## DIRECTIONS
Repeat precisely the span of lines below that opens with the line containing "Two circular bodies share a plane: robot A with radius 2" and closes with the line containing "A's planner proposes velocity v_A = (2, -6).", both included.

## STUDY MATERIAL
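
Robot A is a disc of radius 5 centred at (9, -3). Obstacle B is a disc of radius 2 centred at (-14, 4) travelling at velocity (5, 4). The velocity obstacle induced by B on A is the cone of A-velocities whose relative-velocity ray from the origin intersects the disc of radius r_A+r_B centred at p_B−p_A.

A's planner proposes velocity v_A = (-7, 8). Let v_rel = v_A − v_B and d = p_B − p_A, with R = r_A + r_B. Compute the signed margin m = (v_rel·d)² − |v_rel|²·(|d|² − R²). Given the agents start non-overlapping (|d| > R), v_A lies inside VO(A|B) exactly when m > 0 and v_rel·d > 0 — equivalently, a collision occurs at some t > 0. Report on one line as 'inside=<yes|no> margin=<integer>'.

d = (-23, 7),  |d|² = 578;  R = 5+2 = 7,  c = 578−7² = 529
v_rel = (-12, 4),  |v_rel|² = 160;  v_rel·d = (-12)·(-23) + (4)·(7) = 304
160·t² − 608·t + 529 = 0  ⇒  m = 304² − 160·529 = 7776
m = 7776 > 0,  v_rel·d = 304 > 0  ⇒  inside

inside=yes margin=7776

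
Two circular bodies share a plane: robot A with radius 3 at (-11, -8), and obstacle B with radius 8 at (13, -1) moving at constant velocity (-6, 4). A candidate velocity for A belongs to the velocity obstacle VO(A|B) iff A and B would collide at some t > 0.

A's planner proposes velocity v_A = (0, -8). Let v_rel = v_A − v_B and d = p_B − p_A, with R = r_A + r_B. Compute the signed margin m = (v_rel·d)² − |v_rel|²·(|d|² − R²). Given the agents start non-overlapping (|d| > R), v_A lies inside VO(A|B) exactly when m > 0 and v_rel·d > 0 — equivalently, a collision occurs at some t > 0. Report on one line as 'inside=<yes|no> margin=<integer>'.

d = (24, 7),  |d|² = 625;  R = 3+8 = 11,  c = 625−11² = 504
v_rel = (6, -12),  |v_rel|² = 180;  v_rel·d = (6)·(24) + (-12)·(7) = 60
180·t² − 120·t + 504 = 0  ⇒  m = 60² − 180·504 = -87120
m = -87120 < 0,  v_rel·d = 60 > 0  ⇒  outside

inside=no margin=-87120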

---

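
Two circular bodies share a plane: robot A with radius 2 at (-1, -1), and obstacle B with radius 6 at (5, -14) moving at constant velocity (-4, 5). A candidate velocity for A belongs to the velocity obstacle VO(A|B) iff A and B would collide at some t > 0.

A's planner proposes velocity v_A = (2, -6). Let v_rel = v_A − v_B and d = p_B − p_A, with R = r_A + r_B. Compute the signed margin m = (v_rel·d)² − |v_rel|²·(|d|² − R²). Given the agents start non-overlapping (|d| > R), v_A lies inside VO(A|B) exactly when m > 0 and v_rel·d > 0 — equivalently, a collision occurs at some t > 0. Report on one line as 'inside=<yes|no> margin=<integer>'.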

## ANSWER FOR THE TASK
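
Two circular bodies share a plane: robot A with radius 2 at (-1, -1), and obstacle B with radius 6 at (5, -14) moving at constant velocity (-4, 5). A candidate velocity for A belongs to the velocity obstacle VO(A|B) iff A and B would collide at some t > 0.

A's planner proposes velocity v_A = (2, -6). Let v_rel = v_A − v_B and d = p_B − p_A, with R = r_A + r_B. Compute the signed margin m = (v_rel·d)² − |v_rel|²·(|d|² − R²). Given the agents start non-overlapping (|d| > R), v_A lies inside VO(A|B) exactly when m > 0 and v_rel·d > 0 — equivalently, a collision occurs at some t > 0. Report on one line as 'inside=<yes|no> margin=<integer>'.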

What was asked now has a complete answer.